Your task:
Each record that follows should be reproduced in full, character for character.

Provided material:
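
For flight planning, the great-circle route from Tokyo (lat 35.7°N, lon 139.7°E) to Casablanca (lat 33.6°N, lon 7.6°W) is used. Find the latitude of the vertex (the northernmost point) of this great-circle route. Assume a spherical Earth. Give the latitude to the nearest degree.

≈ 68°N

The great circle lies in the plane with unit normal n̂ = (p₁ × p₂)/|p₁ × p₂|.
Here n̂_z ≈ -0.377; the vertex latitude is φ_max = arccos|n̂_z| ≈ 67.9°.
Check via Clairaut: cos φ_max = |cos φ₁| · sin C = cos(35.7°)·sin(27.7°) ≈ 0.377, again giving ≈ 67.9°.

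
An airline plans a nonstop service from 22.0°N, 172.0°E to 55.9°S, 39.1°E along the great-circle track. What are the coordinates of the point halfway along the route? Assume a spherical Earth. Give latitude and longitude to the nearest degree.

From cos δ = sin φ₁ sin φ₂ + cos φ₁ cos φ₂ cos Δλ, the central angle is δ ≈ 2.297 rad (131.6°).
Interpolate at f = 1/2 with slerp weights a = sin((1−f)δ)/sin δ ≈ 1.220, b = sin(fδ)/sin δ ≈ 1.220.
p = a·p₁ + b·p₂ ≈ (-0.589, 0.589, -0.553); φ = arcsin(p_z) ≈ -33.59°, λ = atan2(p_y, p_x) ≈ 135.03°.

≈ 34°S, 135°E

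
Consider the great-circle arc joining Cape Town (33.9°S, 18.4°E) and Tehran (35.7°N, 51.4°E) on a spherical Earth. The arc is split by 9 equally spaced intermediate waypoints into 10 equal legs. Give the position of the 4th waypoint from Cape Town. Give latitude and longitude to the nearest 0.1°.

≈ 6.1°S, 31.8°E

Convert each endpoint to a unit vector on the sphere (x = cos φ cos λ, y = cos φ sin λ, z = sin φ).
The central angle between the endpoints is δ = arccos(p₁·p₂) ≈ 1.329 rad (76.1°).
Interpolate at f = 4/10 with slerp weights a = sin((1−f)δ)/sin δ ≈ 0.737, b = sin(fδ)/sin δ ≈ 0.522.
p = a·p₁ + b·p₂ ≈ (0.845, 0.524, -0.106); φ = arcsin(p_z) ≈ -6.11°, λ = atan2(p_y, p_x) ≈ 31.83°.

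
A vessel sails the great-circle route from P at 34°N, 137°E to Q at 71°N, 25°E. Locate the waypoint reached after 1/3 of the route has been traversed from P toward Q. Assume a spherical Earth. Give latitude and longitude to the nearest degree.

≈ 54°N, 125°E

From cos δ = sin φ₁ sin φ₂ + cos φ₁ cos φ₂ cos Δλ, the central angle is δ ≈ 1.129 rad (64.7°).
Interpolate at f = 1/3 with slerp weights a = sin((1−f)δ)/sin δ ≈ 0.756, b = sin(fδ)/sin δ ≈ 0.407.
p = a·p₁ + b·p₂ ≈ (-0.339, 0.483, 0.807); φ = arcsin(p_z) ≈ 53.83°, λ = atan2(p_y, p_x) ≈ 125.00°.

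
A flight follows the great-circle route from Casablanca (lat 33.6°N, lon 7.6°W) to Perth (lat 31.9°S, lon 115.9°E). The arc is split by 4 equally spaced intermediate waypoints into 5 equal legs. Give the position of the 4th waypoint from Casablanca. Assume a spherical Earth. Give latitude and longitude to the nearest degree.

≈ lat 21°S, lon 89°E

Write both endpoints as unit vectors p₁, p₂ with components (cos φ cos λ, cos φ sin λ, sin φ).
The central angle between the endpoints is δ = arccos(p₁·p₂) ≈ 2.322 rad (133.1°).
Interpolate at f = 4/5 with slerp weights a = sin((1−f)δ)/sin δ ≈ 0.613, b = sin(fδ)/sin δ ≈ 1.313.
p = a·p₁ + b·p₂ ≈ (0.019, 0.935, -0.354); φ = arcsin(p_z) ≈ -20.76°, λ = atan2(p_y, p_x) ≈ 88.81°.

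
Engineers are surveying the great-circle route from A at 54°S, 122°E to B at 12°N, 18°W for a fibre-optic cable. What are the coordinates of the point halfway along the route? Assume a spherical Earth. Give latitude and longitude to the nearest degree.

≈ 43°S, 18°E

The haversine formula gives a central angle δ ≈ 2.225 rad (127.5°) between the endpoints.
Interpolate at f = 1/2 with slerp weights a = sin((1−f)δ)/sin δ ≈ 1.130, b = sin(fδ)/sin δ ≈ 1.130.
p = a·p₁ + b·p₂ ≈ (0.699, 0.222, -0.679); φ = arcsin(p_z) ≈ -42.80°, λ = atan2(p_y, p_x) ≈ 17.59°.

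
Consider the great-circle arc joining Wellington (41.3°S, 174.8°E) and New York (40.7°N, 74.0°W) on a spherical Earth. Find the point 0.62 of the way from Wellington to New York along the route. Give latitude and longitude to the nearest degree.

Write both endpoints as unit vectors p₁, p₂ with components (cos φ cos λ, cos φ sin λ, sin φ).
The central angle between the endpoints is δ = arccos(p₁·p₂) ≈ 2.261 rad (129.5°).
Interpolate at f = 0.62 with slerp weights a = sin((1−f)δ)/sin δ ≈ 0.982, b = sin(fδ)/sin δ ≈ 1.278.
p = a·p₁ + b·p₂ ≈ (-0.467, -0.864, 0.185); φ = arcsin(p_z) ≈ 10.69°, λ = atan2(p_y, p_x) ≈ -118.40°.

≈ 11°N, 118°W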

Task answer:
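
For flight planning, the great-circle route from Tokyo (lat 35.7°N, lon 139.7°E) to Casablanca (lat 33.6°N, lon 7.6°W) is used. Find the latitude of the vertex (the northernmost point) of this great-circle route. Assume a spherical Earth. Give the latitude to the nearest degree.

≈ 68°N

The great circle lies in the plane with unit normal n̂ = (p₁ × p₂)/|p₁ × p₂|.
Here n̂_z ≈ -0.377; the vertex latitude is φ_max = arccos|n̂_z| ≈ 67.9°.
Check via Clairaut: cos φ_max = |cos φ₁| · sin C = cos(35.7°)·sin(27.7°) ≈ 0.377, again giving ≈ 67.9°.

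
An airline plans a nonstop service from 22.0°N, 172.0°E to 55.9°S, 39.1°E along the great-circle track. What are the coordinates of the point halfway along the route? Assume a spherical Earth. Give latitude and longitude to the nearest degree.

From cos δ = sin φ₁ sin φ₂ + cos φ₁ cos φ₂ cos Δλ, the central angle is δ ≈ 2.297 rad (131.6°).
Interpolate at f = 1/2 with slerp weights a = sin((1−f)δ)/sin δ ≈ 1.220, b = sin(fδ)/sin δ ≈ 1.220.
p = a·p₁ + b·p₂ ≈ (-0.589, 0.589, -0.553); φ = arcsin(p_z) ≈ -33.59°, λ = atan2(p_y, p_x) ≈ 135.03°.

≈ 34°S, 135°E

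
Consider the great-circle arc joining Cape Town (33.9°S, 18.4°E) and Tehran (35.7°N, 51.4°E) on a spherical Earth. The arc is split by 9 equally spaced intermediate waypoints into 10 equal legs. Give the position of the 4th waypoint from Cape Town. Give latitude and longitude to the nearest 0.1°.

≈ 6.1°S, 31.8°E

Convert each endpoint to a unit vector on the sphere (x = cos φ cos λ, y = cos φ sin λ, z = sin φ).
The central angle between the endpoints is δ = arccos(p₁·p₂) ≈ 1.329 rad (76.1°).
Interpolate at f = 4/10 with slerp weights a = sin((1−f)δ)/sin δ ≈ 0.737, b = sin(fδ)/sin δ ≈ 0.522.
p = a·p₁ + b·p₂ ≈ (0.845, 0.524, -0.106); φ = arcsin(p_z) ≈ -6.11°, λ = atan2(p_y, p_x) ≈ 31.83°.

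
A vessel sails the great-circle route from P at 34°N, 137°E to Q at 71°N, 25°E. Locate the waypoint reached after 1/3 of the route has been traversed from P toward Q. Assume a spherical Earth. Give latitude and longitude to the nearest degree.

≈ 54°N, 125°E

From cos δ = sin φ₁ sin φ₂ + cos φ₁ cos φ₂ cos Δλ, the central angle is δ ≈ 1.129 rad (64.7°).
Interpolate at f = 1/3 with slerp weights a = sin((1−f)δ)/sin δ ≈ 0.756, b = sin(fδ)/sin δ ≈ 0.407.
p = a·p₁ + b·p₂ ≈ (-0.339, 0.483, 0.807); φ = arcsin(p_z) ≈ 53.83°, λ = atan2(p_y, p_x) ≈ 125.00°.

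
A flight follows the great-circle route from Casablanca (lat 33.6°N, lon 7.6°W) to Perth (lat 31.9°S, lon 115.9°E). The arc is split by 4 equally spaced intermediate waypoints into 5 equal legs. Give the position of the 4th waypoint from Casablanca. Assume a spherical Earth. Give latitude and longitude to the nearest degree.

≈ lat 21°S, lon 89°E

Write both endpoints as unit vectors p₁, p₂ with components (cos φ cos λ, cos φ sin λ, sin φ).
The central angle between the endpoints is δ = arccos(p₁·p₂) ≈ 2.322 rad (133.1°).
Interpolate at f = 4/5 with slerp weights a = sin((1−f)δ)/sin δ ≈ 0.613, b = sin(fδ)/sin δ ≈ 1.313.
p = a·p₁ + b·p₂ ≈ (0.019, 0.935, -0.354); φ = arcsin(p_z) ≈ -20.76°, λ = atan2(p_y, p_x) ≈ 88.81°.

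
Engineers are surveying the great-circle route from A at 54°S, 122°E to B at 12°N, 18°W for a fibre-optic cable. What are the coordinates of the point halfway along the route? Assume a spherical Earth. Give latitude and longitude to the nearest degree.

≈ 43°S, 18°E

The haversine formula gives a central angle δ ≈ 2.225 rad (127.5°) between the endpoints.
Interpolate at f = 1/2 with slerp weights a = sin((1−f)δ)/sin δ ≈ 1.130, b = sin(fδ)/sin δ ≈ 1.130.
p = a·p₁ + b·p₂ ≈ (0.699, 0.222, -0.679); φ = arcsin(p_z) ≈ -42.80°, λ = atan2(p_y, p_x) ≈ 17.59°.

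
Consider the great-circle arc joining Wellington (41.3°S, 174.8°E) and New York (40.7°N, 74.0°W) on a spherical Earth. Find the point 0.62 of the way from Wellington to New York along the route. Give latitude and longitude to the nearest degree.

Write both endpoints as unit vectors p₁, p₂ with components (cos φ cos λ, cos φ sin λ, sin φ).
The central angle between the endpoints is δ = arccos(p₁·p₂) ≈ 2.261 rad (129.5°).
Interpolate at f = 0.62 with slerp weights a = sin((1−f)δ)/sin δ ≈ 0.982, b = sin(fδ)/sin δ ≈ 1.278.
p = a·p₁ + b·p₂ ≈ (-0.467, -0.864, 0.185); φ = arcsin(p_z) ≈ 10.69°, λ = atan2(p_y, p_x) ≈ -118.40°.

≈ 11°N, 118°W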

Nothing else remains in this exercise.